Activity
The expected answer is the data below, retyped exactly.
- Opening Delimiter -
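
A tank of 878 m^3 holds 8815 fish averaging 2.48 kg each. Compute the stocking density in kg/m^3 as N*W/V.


Total biomass = 8815 fish * 2.48 kg = 21861.2 kg
Density = total biomass / volume = 21861.2 / 878 = 24.8989 kg/m^3

24.8989 kg/m^3


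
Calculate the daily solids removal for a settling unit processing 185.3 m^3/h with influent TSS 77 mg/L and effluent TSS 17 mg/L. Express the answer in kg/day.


Concentration drop: TSS_in - TSS_out = 77 - 17 = 60 mg/L
Hourly solids removed = Q * dTSS = 185.3 m^3/h * 60 mg/L = 11118 g/h  (m^3/h * mg/L = g/h)
Daily solids removed = 11118 * 24 = 266832 g/day
Convert g to kg: 266832 / 1000 = 266.832 kg/day

266.832 kg/day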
- Closing Delimiter -
Solution to this task
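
A tank of 878 m^3 holds 8815 fish averaging 2.48 kg each. Compute the stocking density in kg/m^3 as N*W/V.


Total biomass = 8815 fish * 2.48 kg = 21861.2 kg
Density = total biomass / volume = 21861.2 / 878 = 24.8989 kg/m^3

24.8989 kg/m^3


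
Calculate the daily solids removal for a settling unit processing 185.3 m^3/h with influent TSS 77 mg/L and effluent TSS 17 mg/L. Express the answer in kg/day.


Concentration drop: TSS_in - TSS_out = 77 - 17 = 60 mg/L
Hourly solids removed = Q * dTSS = 185.3 m^3/h * 60 mg/L = 11118 g/h  (m^3/h * mg/L = g/h)
Daily solids removed = 11118 * 24 = 266832 g/day
Convert g to kg: 266832 / 1000 = 266.832 kg/day

266.832 kg/day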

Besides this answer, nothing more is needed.